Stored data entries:
══════════

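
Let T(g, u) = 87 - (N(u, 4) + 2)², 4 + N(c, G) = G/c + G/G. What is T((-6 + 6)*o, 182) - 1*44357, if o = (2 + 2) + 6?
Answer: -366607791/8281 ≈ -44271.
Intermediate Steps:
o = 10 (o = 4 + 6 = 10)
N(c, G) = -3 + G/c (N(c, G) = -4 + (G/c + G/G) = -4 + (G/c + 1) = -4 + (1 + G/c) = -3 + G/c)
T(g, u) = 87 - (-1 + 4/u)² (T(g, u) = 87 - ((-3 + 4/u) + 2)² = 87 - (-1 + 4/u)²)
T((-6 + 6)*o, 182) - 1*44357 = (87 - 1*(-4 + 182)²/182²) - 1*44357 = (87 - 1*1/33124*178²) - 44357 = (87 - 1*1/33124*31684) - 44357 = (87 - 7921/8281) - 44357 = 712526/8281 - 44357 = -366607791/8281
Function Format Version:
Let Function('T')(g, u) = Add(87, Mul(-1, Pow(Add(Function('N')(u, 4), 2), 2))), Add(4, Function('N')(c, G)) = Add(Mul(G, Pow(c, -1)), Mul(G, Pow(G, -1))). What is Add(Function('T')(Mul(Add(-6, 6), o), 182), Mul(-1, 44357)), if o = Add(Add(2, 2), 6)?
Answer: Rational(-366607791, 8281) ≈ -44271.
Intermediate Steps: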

══════════

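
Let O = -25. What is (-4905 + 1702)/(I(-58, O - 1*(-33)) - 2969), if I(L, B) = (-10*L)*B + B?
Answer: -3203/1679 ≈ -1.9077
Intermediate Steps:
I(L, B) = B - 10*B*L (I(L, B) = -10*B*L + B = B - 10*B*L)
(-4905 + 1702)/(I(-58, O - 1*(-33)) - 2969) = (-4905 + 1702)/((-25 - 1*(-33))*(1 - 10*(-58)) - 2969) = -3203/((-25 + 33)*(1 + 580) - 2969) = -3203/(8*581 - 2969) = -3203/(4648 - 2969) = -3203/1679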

══════════

◆ Task to complete ◆
Would you print exactly, and only, the lines of the data above from the line with "Let T(g, u)" through the line with "Answer: -366607791/8281 ≈ -44271.", inclusive?

◆ Finished exercise ◆
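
Let T(g, u) = 87 - (N(u, 4) + 2)², 4 + N(c, G) = G/c + G/G. What is T((-6 + 6)*o, 182) - 1*44357, if o = (2 + 2) + 6?
Answer: -366607791/8281 ≈ -44271.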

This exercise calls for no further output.